WHAT YOU HAVE TO DO: Please repeat the lines below exactly. Begin with the line containing "Given the RSA modulus 667099" and go on through the line containing "Let N = p·q = 835781".

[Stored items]
■ ■ ■ ■
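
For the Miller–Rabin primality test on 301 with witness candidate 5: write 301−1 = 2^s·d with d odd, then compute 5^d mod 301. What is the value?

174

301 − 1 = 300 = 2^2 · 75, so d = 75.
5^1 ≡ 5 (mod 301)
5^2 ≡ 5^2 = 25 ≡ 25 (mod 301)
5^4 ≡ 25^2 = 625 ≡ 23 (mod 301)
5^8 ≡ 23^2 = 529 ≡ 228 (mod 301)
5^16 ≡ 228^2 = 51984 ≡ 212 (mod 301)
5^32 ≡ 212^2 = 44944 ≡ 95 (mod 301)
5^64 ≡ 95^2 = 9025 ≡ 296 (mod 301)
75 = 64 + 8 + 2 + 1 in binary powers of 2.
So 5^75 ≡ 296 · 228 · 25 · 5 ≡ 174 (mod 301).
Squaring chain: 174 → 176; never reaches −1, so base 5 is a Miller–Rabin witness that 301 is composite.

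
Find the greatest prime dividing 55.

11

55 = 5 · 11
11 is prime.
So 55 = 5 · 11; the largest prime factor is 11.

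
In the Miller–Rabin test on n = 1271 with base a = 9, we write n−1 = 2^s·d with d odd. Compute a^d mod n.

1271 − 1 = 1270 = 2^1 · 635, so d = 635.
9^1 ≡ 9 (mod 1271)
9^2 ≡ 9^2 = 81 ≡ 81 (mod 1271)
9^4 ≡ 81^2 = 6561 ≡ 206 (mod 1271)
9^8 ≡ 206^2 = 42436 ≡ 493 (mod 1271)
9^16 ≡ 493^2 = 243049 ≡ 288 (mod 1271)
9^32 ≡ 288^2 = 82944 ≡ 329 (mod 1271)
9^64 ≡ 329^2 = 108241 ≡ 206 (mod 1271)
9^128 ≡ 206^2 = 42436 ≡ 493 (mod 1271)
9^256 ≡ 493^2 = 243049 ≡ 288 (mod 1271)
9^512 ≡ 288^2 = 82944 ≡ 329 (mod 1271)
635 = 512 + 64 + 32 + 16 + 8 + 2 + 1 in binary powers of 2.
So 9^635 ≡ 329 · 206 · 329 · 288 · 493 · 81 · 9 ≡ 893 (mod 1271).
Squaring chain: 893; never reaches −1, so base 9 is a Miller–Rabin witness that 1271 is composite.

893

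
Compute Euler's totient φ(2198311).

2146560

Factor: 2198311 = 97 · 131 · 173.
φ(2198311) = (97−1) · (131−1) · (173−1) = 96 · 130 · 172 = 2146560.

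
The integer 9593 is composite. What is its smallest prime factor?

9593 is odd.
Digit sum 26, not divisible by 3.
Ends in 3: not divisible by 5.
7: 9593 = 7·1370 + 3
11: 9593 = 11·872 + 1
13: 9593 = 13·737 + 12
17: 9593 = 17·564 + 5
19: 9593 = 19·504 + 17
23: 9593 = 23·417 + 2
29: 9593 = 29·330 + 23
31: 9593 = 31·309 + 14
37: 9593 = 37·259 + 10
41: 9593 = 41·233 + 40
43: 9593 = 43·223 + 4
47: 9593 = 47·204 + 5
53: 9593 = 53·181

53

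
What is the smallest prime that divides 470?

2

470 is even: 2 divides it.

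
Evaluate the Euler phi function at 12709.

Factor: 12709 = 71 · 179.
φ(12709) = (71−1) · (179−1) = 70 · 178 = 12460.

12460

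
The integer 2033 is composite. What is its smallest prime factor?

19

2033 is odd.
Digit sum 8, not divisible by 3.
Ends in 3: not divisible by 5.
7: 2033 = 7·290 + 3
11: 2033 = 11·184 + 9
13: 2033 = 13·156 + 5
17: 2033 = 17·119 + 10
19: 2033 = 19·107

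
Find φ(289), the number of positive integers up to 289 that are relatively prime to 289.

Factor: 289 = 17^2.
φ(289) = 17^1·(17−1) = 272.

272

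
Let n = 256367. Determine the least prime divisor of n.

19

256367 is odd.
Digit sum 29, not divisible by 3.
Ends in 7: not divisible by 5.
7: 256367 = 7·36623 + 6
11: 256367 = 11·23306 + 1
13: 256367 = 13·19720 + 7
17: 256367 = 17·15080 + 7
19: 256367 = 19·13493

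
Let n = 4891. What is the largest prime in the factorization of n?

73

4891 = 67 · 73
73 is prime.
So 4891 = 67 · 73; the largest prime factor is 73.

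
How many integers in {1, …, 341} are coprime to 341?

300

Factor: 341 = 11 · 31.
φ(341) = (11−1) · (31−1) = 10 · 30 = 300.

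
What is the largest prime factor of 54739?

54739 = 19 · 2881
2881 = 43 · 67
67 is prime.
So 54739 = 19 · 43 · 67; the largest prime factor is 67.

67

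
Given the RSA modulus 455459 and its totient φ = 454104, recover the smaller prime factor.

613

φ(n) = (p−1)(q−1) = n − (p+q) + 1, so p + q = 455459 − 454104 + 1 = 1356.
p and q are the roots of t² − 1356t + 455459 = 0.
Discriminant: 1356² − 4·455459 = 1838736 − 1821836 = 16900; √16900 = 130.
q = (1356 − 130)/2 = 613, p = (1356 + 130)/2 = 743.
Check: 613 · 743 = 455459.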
■ ■ ■ ■
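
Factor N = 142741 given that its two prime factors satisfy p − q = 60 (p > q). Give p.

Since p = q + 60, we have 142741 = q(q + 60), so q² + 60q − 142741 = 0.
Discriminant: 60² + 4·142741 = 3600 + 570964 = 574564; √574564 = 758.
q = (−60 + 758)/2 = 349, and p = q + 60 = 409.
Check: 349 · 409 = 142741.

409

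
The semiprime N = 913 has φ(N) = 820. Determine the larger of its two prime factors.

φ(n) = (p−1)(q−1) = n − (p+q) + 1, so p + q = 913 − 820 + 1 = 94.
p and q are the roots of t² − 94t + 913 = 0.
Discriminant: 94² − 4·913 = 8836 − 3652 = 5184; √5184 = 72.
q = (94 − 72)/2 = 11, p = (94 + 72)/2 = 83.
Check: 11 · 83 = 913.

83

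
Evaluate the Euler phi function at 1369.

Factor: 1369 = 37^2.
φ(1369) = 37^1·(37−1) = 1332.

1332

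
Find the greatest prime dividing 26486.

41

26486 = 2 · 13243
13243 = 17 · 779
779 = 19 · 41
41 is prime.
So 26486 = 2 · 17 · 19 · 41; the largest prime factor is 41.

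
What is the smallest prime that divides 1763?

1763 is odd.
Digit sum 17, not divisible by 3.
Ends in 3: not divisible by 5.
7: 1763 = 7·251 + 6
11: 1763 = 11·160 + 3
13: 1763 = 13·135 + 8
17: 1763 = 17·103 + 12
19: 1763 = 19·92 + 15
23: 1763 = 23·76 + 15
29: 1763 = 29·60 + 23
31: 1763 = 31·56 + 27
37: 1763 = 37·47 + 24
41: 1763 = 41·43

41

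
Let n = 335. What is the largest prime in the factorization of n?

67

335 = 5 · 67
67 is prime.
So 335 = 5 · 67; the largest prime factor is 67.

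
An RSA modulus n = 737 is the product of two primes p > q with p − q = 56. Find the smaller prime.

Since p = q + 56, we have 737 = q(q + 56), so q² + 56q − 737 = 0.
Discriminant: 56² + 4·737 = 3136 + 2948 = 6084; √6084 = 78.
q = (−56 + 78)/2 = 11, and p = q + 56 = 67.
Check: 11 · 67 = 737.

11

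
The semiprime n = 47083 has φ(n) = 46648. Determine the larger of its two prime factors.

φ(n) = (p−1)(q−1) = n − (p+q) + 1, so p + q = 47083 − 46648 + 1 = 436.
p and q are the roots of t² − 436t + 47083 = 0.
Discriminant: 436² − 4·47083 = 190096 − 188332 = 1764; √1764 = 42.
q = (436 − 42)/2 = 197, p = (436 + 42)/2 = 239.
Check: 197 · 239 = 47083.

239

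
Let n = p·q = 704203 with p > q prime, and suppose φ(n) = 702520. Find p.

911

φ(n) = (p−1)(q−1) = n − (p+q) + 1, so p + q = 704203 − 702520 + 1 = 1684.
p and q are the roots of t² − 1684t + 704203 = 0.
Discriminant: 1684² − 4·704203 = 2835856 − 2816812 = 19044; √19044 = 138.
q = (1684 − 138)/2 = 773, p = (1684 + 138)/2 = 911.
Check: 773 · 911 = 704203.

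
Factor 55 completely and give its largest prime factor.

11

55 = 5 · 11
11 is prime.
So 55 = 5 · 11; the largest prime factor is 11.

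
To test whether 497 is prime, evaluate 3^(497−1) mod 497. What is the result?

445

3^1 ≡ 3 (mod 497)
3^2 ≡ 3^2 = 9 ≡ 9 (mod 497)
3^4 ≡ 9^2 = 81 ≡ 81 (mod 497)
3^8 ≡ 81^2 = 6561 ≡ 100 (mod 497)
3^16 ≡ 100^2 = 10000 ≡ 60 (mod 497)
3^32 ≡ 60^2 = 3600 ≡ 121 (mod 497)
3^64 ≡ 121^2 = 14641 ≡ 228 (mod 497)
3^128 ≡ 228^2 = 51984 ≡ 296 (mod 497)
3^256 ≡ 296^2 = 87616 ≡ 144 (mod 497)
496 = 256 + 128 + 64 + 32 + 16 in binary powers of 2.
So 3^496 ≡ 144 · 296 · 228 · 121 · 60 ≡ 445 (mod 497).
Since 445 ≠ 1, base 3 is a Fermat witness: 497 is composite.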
■ ■ ■ ■
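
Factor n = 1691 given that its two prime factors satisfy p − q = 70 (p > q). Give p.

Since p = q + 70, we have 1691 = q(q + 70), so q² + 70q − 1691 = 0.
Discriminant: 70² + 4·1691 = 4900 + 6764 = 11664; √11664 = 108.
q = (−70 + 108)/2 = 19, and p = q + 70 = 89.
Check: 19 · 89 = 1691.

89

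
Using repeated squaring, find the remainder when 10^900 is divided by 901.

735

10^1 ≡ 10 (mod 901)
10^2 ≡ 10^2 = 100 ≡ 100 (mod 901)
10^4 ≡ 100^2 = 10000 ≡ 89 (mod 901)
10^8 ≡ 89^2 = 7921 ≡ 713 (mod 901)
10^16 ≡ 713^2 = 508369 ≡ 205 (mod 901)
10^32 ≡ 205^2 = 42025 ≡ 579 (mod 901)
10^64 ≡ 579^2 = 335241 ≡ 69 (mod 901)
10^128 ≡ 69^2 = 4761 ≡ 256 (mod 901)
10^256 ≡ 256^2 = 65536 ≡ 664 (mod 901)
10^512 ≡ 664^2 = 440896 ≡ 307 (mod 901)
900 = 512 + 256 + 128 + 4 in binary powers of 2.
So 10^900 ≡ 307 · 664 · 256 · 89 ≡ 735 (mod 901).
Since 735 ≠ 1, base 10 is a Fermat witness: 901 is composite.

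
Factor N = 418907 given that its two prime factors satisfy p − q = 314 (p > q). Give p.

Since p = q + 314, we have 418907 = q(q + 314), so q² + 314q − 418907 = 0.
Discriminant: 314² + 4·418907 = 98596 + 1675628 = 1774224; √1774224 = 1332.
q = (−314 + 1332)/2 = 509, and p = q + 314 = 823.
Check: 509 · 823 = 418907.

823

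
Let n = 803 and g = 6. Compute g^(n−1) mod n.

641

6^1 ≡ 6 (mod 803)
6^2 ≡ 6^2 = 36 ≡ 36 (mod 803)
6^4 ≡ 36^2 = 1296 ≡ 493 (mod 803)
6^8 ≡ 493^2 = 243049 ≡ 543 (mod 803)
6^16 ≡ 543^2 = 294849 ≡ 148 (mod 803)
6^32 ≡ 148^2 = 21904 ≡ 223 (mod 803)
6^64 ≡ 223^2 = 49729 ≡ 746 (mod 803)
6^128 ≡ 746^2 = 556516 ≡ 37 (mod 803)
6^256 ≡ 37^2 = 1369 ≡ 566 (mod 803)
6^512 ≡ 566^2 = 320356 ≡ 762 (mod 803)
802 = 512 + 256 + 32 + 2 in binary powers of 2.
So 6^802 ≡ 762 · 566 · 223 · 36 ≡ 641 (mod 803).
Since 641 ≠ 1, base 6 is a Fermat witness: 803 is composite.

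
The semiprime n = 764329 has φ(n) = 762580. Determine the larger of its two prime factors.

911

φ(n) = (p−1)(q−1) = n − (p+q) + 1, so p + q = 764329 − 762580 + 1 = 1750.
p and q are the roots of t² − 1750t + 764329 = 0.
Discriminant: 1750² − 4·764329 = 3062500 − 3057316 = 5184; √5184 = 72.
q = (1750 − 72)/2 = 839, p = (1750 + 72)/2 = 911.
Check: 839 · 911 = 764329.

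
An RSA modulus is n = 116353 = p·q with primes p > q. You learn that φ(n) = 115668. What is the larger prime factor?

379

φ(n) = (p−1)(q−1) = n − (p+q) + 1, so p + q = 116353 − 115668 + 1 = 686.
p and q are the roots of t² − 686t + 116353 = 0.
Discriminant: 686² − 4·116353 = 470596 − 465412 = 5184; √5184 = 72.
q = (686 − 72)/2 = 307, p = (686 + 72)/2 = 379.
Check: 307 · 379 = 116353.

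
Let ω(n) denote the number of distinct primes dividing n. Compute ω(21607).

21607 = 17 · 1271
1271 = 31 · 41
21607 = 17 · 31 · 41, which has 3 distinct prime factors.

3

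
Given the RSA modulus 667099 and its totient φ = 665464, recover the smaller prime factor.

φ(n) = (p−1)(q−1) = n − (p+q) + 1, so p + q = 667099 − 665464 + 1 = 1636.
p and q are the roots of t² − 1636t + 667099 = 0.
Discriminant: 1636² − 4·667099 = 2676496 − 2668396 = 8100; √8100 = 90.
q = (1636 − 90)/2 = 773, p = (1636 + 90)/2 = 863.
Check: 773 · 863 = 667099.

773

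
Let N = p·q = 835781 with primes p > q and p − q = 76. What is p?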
■ ■ ■ ■
EXERCISE RESPONSE:
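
Given the RSA modulus 667099 and its totient φ = 665464, recover the smaller prime factor.

φ(n) = (p−1)(q−1) = n − (p+q) + 1, so p + q = 667099 − 665464 + 1 = 1636.
p and q are the roots of t² − 1636t + 667099 = 0.
Discriminant: 1636² − 4·667099 = 2676496 − 2668396 = 8100; √8100 = 90.
q = (1636 − 90)/2 = 773, p = (1636 + 90)/2 = 863.
Check: 773 · 863 = 667099.

773

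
Let N = p·q = 835781 with primes p > q and p − q = 76. What is p?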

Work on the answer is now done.